WHAT IS REQUIRED:
Report every line of the records below that contains the word "Initially".

DATA FOR PROCESSING:
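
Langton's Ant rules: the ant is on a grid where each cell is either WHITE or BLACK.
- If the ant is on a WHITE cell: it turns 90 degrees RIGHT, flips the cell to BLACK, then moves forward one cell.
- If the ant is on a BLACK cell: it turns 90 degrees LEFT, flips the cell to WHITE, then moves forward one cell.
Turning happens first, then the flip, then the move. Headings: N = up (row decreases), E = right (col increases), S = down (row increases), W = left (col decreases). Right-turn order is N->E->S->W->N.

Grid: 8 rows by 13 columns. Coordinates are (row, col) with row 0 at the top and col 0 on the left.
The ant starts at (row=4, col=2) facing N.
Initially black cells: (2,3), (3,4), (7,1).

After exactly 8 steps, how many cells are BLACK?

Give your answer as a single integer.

Step 1: on WHITE (4,2): turn R to E, flip to black, move to (4,3). |black|=4
Step 2: on WHITE (4,3): turn R to S, flip to black, move to (5,3). |black|=5
Step 3: on WHITE (5,3): turn R to W, flip to black, move to (5,2). |black|=6
Step 4: on WHITE (5,2): turn R to N, flip to black, move to (4,2). |black|=7
Step 5: on BLACK (4,2): turn L to W, flip to white, move to (4,1). |black|=6
Step 6: on WHITE (4,1): turn R to N, flip to black, move to (3,1). |black|=7
Step 7: on WHITE (3,1): turn R to E, flip to black, move to (3,2). |black|=8
Step 8: on WHITE (3,2): turn R to S, flip to black, move to (4,2). |black|=9

Answer: 9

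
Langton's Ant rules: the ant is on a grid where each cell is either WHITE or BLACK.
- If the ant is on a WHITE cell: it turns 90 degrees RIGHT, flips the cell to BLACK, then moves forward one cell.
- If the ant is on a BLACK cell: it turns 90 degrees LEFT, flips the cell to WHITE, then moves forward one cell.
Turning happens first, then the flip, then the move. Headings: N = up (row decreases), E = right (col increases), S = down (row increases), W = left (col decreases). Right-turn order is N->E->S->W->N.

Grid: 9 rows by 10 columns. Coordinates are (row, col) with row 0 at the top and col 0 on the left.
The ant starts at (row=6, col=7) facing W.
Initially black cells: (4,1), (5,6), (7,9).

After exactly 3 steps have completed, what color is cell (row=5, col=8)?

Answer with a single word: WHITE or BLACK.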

OUTPUT FOR THIS EXERCISE:
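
Initially black cells: (2,3), (3,4), (7,1).
Initially black cells: (4,1), (5,6), (7,9).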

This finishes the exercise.